Requirement:
Could you reproduce all of the entries below without a single change?

(Data entries)

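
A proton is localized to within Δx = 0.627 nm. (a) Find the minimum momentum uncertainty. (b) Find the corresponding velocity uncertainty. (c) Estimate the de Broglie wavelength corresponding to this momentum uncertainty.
(a) Δp_min = 8.410 × 10^-26 kg·m/s
(b) Δv_min = 50.278 m/s
(c) λ_dB = 7.879 nm

Step-by-step:

(a) From the uncertainty principle:
Δp_min = ℏ/(2Δx) = (1.055e-34 J·s)/(2 × 6.270e-10 m) = 8.410e-26 kg·m/s

(b) The velocity uncertainty:
Δv = Δp/m = (8.410e-26 kg·m/s)/(1.673e-27 kg) = 5.028e+01 m/s = 50.278 m/s

(c) The de Broglie wavelength for this momentum:
λ = h/p = (6.626e-34 J·s)/(8.410e-26 kg·m/s) = 7.879e-09 m = 7.879 nm

Note: The de Broglie wavelength is comparable to the localization size, as expected from wave-particle duality.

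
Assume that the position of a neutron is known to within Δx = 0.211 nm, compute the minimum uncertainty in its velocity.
149.200 m/s

Using the Heisenberg uncertainty principle and Δp = mΔv:
ΔxΔp ≥ ℏ/2
Δx(mΔv) ≥ ℏ/2

The minimum uncertainty in velocity is:
Δv_min = ℏ/(2mΔx)
Δv_min = (1.055e-34 J·s) / (2 × 1.675e-27 kg × 2.110e-10 m)
Δv_min = 1.492e+02 m/s = 149.200 m/s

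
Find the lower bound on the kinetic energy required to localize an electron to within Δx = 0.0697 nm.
1.961 eV

Localizing a particle requires giving it sufficient momentum uncertainty:

1. From uncertainty principle: Δp ≥ ℏ/(2Δx)
   Δp_min = (1.055e-34 J·s) / (2 × 6.970e-11 m)
   Δp_min = 7.565e-25 kg·m/s

2. This momentum uncertainty corresponds to kinetic energy:
   KE ≈ (Δp)²/(2m) = (7.565e-25)²/(2 × 9.109e-31 kg)
   KE = 3.141e-19 J = 1.961 eV

Tighter localization requires more energy.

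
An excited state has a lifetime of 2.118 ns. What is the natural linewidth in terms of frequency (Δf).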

Task answer:
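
A proton is localized to within Δx = 0.627 nm. (a) Find the minimum momentum uncertainty. (b) Find the corresponding velocity uncertainty. (c) Estimate the de Broglie wavelength corresponding to this momentum uncertainty.
(a) Δp_min = 8.410 × 10^-26 kg·m/s
(b) Δv_min = 50.278 m/s
(c) λ_dB = 7.879 nm

Step-by-step:

(a) From the uncertainty principle:
Δp_min = ℏ/(2Δx) = (1.055e-34 J·s)/(2 × 6.270e-10 m) = 8.410e-26 kg·m/s

(b) The velocity uncertainty:
Δv = Δp/m = (8.410e-26 kg·m/s)/(1.673e-27 kg) = 5.028e+01 m/s = 50.278 m/s

(c) The de Broglie wavelength for this momentum:
λ = h/p = (6.626e-34 J·s)/(8.410e-26 kg·m/s) = 7.879e-09 m = 7.879 nm

Note: The de Broglie wavelength is comparable to the localization size, as expected from wave-particle duality.

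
Assume that the position of a neutron is known to within Δx = 0.211 nm, compute the minimum uncertainty in its velocity.
149.200 m/s

Using the Heisenberg uncertainty principle and Δp = mΔv:
ΔxΔp ≥ ℏ/2
Δx(mΔv) ≥ ℏ/2

The minimum uncertainty in velocity is:
Δv_min = ℏ/(2mΔx)
Δv_min = (1.055e-34 J·s) / (2 × 1.675e-27 kg × 2.110e-10 m)
Δv_min = 1.492e+02 m/s = 149.200 m/s

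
Find the lower bound on the kinetic energy required to localize an electron to within Δx = 0.0697 nm.
1.961 eV

Localizing a particle requires giving it sufficient momentum uncertainty:

1. From uncertainty principle: Δp ≥ ℏ/(2Δx)
   Δp_min = (1.055e-34 J·s) / (2 × 6.970e-11 m)
   Δp_min = 7.565e-25 kg·m/s

2. This momentum uncertainty corresponds to kinetic energy:
   KE ≈ (Δp)²/(2m) = (7.565e-25)²/(2 × 9.109e-31 kg)
   KE = 3.141e-19 J = 1.961 eV

Tighter localization requires more energy.

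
An excited state has a lifetime of 2.118 ns. What is the natural linewidth in terms of frequency (Δf).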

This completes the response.